Type out every entry again, character for character.

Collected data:
=== Begin Enclosure ===

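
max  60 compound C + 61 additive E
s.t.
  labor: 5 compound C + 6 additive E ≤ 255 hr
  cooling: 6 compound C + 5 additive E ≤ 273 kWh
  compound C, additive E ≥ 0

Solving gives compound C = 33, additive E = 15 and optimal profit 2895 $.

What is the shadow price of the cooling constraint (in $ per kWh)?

5

Both labor and cooling are binding at x*.
The binding rows give the dual system: 5·y_labor + 6·y_cooling = 60 and 6·y_labor + 5·y_cooling = 61.
→ y_labor = 6 and y_cooling = 5.
Shadow price of cooling = 5.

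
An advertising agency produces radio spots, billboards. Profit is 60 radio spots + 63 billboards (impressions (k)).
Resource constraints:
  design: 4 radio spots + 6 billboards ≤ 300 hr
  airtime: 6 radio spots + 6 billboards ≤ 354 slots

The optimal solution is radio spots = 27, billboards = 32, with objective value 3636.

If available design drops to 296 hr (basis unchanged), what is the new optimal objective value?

3630

Check each constraint at x*: design 300/300 (tight); airtime 354/354 (tight).
The binding rows give the dual system: 4·y_design + 6·y_airtime = 60 and 6·y_design + 6·y_airtime = 63.
This yields shadow prices y_design = 1.5, y_airtime = 9.
Δz = y_design·Δb = 1.5 × (-4) = -6, so new z* = 3636 − 6 = 3630.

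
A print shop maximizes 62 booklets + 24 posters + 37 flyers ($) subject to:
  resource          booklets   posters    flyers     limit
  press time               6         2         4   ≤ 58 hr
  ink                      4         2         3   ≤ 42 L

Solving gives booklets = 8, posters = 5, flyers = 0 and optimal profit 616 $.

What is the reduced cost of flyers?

Both press time and ink are binding at x*.
Dual feasibility on the basic columns requires 6·y_press time + 4·y_ink = 62, 2·y_press time + 2·y_ink = 24.
→ y_press time = 7 and y_ink = 5.
Reduced cost of flyers: c₃ − yᵀa₃ = 37 − (7·4 + 5·3) = 37 − 43 = -6.

-6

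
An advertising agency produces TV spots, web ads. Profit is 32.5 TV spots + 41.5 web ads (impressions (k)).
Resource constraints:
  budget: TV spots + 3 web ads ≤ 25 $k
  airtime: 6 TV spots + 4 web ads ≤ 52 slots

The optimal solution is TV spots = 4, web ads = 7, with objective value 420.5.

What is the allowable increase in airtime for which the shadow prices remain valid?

98

Binding constraints: budget, airtime. The basis is B = [[1,3],[6,4]] with det -14.
Per unit increase in airtime, x* moves by d = (0.2143, -0.0714).
The basis stays optimal until web ads reaches 0; allowable increase = 98 slots.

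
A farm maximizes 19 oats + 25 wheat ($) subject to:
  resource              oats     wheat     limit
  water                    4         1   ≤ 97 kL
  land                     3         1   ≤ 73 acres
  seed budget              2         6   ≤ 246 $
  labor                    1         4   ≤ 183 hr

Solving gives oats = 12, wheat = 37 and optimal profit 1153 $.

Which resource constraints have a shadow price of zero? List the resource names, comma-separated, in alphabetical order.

labor, water

water: 85/97 (slack 12)
land: 73/73 (binding)
seed budget: 246/246 (binding)
labor: 160/183 (slack 23)
By complementary slackness, a constraint with positive slack has shadow price 0 → labor, water.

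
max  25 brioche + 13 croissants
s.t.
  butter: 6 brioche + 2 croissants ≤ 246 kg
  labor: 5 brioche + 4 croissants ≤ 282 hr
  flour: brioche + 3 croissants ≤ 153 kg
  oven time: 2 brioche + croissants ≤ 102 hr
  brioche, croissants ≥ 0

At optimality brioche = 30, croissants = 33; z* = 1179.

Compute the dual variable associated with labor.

2

Binding: butter and labor. Non-binding: flour (24 unused), oven time (9 unused).
By complementary slackness, y = 0 for the non-binding constraints.
From A_Bᵀ y = c: 6·y_butter + 5·y_labor = 25; 2·y_butter + 4·y_labor = 13.
Solving: y_butter = 2.5, y_labor = 2.
Shadow price of labor = 2.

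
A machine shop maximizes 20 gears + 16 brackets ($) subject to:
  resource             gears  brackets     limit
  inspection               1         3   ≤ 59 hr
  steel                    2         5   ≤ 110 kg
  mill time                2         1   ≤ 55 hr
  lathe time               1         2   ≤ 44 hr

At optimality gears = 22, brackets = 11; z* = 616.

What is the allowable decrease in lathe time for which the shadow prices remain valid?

16.5

Binding constraints: mill time, lathe time. The basis is B = [[2,1],[1,2]] with det 3.
Per unit decrease in lathe time, x* moves by d = (0.3333, -0.6667).
The basis stays optimal until brackets reaches 0; allowable decrease = 16.5 hr.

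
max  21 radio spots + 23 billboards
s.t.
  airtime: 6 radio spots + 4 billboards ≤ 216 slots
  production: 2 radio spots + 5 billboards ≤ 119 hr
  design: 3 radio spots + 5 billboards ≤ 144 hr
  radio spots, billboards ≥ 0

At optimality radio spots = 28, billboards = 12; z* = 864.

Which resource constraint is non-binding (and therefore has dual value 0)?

airtime: 216/216 (binding)
production: 116/119 (slack 3)
design: 144/144 (binding)
By complementary slackness, a constraint with positive slack has shadow price 0 → production.

production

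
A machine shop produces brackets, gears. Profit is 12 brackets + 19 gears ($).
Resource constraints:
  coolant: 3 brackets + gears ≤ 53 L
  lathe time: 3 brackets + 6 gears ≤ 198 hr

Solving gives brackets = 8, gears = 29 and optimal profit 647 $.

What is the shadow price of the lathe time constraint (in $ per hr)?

Both coolant and lathe time are binding at x*.
Dual feasibility on the basic columns requires 3·y_coolant + 3·y_lathe time = 12, 1·y_coolant + 6·y_lathe time = 19.
Solving: y_coolant = 1, y_lathe time = 3.
Shadow price of lathe time = 3.

3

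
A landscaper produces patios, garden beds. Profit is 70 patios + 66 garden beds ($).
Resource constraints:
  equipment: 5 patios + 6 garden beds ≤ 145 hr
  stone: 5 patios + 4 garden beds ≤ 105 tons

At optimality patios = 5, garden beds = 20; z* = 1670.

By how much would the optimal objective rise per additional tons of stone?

9

Both equipment and stone are binding at x*.
From A_Bᵀ y = c: 5·y_equipment + 5·y_stone = 70; 6·y_equipment + 4·y_stone = 66.
This yields shadow prices y_equipment = 5, y_stone = 9.
Shadow price of stone = 9.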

=== End Enclosure ===

ANSWER TO THIS TASK:
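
max  60 compound C + 61 additive E
s.t.
  labor: 5 compound C + 6 additive E ≤ 255 hr
  cooling: 6 compound C + 5 additive E ≤ 273 kWh
  compound C, additive E ≥ 0

Solving gives compound C = 33, additive E = 15 and optimal profit 2895 $.

What is the shadow price of the cooling constraint (in $ per kWh)?

5

Both labor and cooling are binding at x*.
The binding rows give the dual system: 5·y_labor + 6·y_cooling = 60 and 6·y_labor + 5·y_cooling = 61.
→ y_labor = 6 and y_cooling = 5.
Shadow price of cooling = 5.

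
An advertising agency produces radio spots, billboards. Profit is 60 radio spots + 63 billboards (impressions (k)).
Resource constraints:
  design: 4 radio spots + 6 billboards ≤ 300 hr
  airtime: 6 radio spots + 6 billboards ≤ 354 slots

The optimal solution is radio spots = 27, billboards = 32, with objective value 3636.

If available design drops to 296 hr (basis unchanged), what is the new optimal objective value?

3630

Check each constraint at x*: design 300/300 (tight); airtime 354/354 (tight).
The binding rows give the dual system: 4·y_design + 6·y_airtime = 60 and 6·y_design + 6·y_airtime = 63.
This yields shadow prices y_design = 1.5, y_airtime = 9.
Δz = y_design·Δb = 1.5 × (-4) = -6, so new z* = 3636 − 6 = 3630.

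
A print shop maximizes 62 booklets + 24 posters + 37 flyers ($) subject to:
  resource          booklets   posters    flyers     limit
  press time               6         2         4   ≤ 58 hr
  ink                      4         2         3   ≤ 42 L

Solving gives booklets = 8, posters = 5, flyers = 0 and optimal profit 616 $.

What is the reduced cost of flyers?

Both press time and ink are binding at x*.
Dual feasibility on the basic columns requires 6·y_press time + 4·y_ink = 62, 2·y_press time + 2·y_ink = 24.
→ y_press time = 7 and y_ink = 5.
Reduced cost of flyers: c₃ − yᵀa₃ = 37 − (7·4 + 5·3) = 37 − 43 = -6.

-6

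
An advertising agency produces TV spots, web ads. Profit is 32.5 TV spots + 41.5 web ads (impressions (k)).
Resource constraints:
  budget: TV spots + 3 web ads ≤ 25 $k
  airtime: 6 TV spots + 4 web ads ≤ 52 slots

The optimal solution is TV spots = 4, web ads = 7, with objective value 420.5.

What is the allowable increase in airtime for which the shadow prices remain valid?

98

Binding constraints: budget, airtime. The basis is B = [[1,3],[6,4]] with det -14.
Per unit increase in airtime, x* moves by d = (0.2143, -0.0714).
The basis stays optimal until web ads reaches 0; allowable increase = 98 slots.

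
A farm maximizes 19 oats + 25 wheat ($) subject to:
  resource              oats     wheat     limit
  water                    4         1   ≤ 97 kL
  land                     3         1   ≤ 73 acres
  seed budget              2         6   ≤ 246 $
  labor                    1         4   ≤ 183 hr

Solving gives oats = 12, wheat = 37 and optimal profit 1153 $.

Which resource constraints have a shadow price of zero? List the resource names, comma-separated, in alphabetical order.

labor, water

water: 85/97 (slack 12)
land: 73/73 (binding)
seed budget: 246/246 (binding)
labor: 160/183 (slack 23)
By complementary slackness, a constraint with positive slack has shadow price 0 → labor, water.

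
max  25 brioche + 13 croissants
s.t.
  butter: 6 brioche + 2 croissants ≤ 246 kg
  labor: 5 brioche + 4 croissants ≤ 282 hr
  flour: brioche + 3 croissants ≤ 153 kg
  oven time: 2 brioche + croissants ≤ 102 hr
  brioche, croissants ≥ 0

At optimality brioche = 30, croissants = 33; z* = 1179.

Compute the dual variable associated with labor.

2

Binding: butter and labor. Non-binding: flour (24 unused), oven time (9 unused).
By complementary slackness, y = 0 for the non-binding constraints.
From A_Bᵀ y = c: 6·y_butter + 5·y_labor = 25; 2·y_butter + 4·y_labor = 13.
Solving: y_butter = 2.5, y_labor = 2.
Shadow price of labor = 2.

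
A machine shop maximizes 20 gears + 16 brackets ($) subject to:
  resource             gears  brackets     limit
  inspection               1         3   ≤ 59 hr
  steel                    2         5   ≤ 110 kg
  mill time                2         1   ≤ 55 hr
  lathe time               1         2   ≤ 44 hr

At optimality gears = 22, brackets = 11; z* = 616.

What is the allowable decrease in lathe time for which the shadow prices remain valid?

16.5

Binding constraints: mill time, lathe time. The basis is B = [[2,1],[1,2]] with det 3.
Per unit decrease in lathe time, x* moves by d = (0.3333, -0.6667).
The basis stays optimal until brackets reaches 0; allowable decrease = 16.5 hr.

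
max  21 radio spots + 23 billboards
s.t.
  airtime: 6 radio spots + 4 billboards ≤ 216 slots
  production: 2 radio spots + 5 billboards ≤ 119 hr
  design: 3 radio spots + 5 billboards ≤ 144 hr
  radio spots, billboards ≥ 0

At optimality radio spots = 28, billboards = 12; z* = 864.

Which resource constraint is non-binding (and therefore has dual value 0)?

airtime: 216/216 (binding)
production: 116/119 (slack 3)
design: 144/144 (binding)
By complementary slackness, a constraint with positive slack has shadow price 0 → production.

production

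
A machine shop produces brackets, gears. Profit is 12 brackets + 19 gears ($).
Resource constraints:
  coolant: 3 brackets + gears ≤ 53 L
  lathe time: 3 brackets + 6 gears ≤ 198 hr

Solving gives brackets = 8, gears = 29 and optimal profit 647 $.

What is the shadow price of the lathe time constraint (in $ per hr)?

Both coolant and lathe time are binding at x*.
Dual feasibility on the basic columns requires 3·y_coolant + 3·y_lathe time = 12, 1·y_coolant + 6·y_lathe time = 19.
Solving: y_coolant = 1, y_lathe time = 3.
Shadow price of lathe time = 3.

3

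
A landscaper produces patios, garden beds. Profit is 70 patios + 66 garden beds ($).
Resource constraints:
  equipment: 5 patios + 6 garden beds ≤ 145 hr
  stone: 5 patios + 4 garden beds ≤ 105 tons

At optimality patios = 5, garden beds = 20; z* = 1670.

By how much would the optimal objective rise per additional tons of stone?

9

Both equipment and stone are binding at x*.
From A_Bᵀ y = c: 5·y_equipment + 5·y_stone = 70; 6·y_equipment + 4·y_stone = 66.
This yields shadow prices y_equipment = 5, y_stone = 9.
Shadow price of stone = 9.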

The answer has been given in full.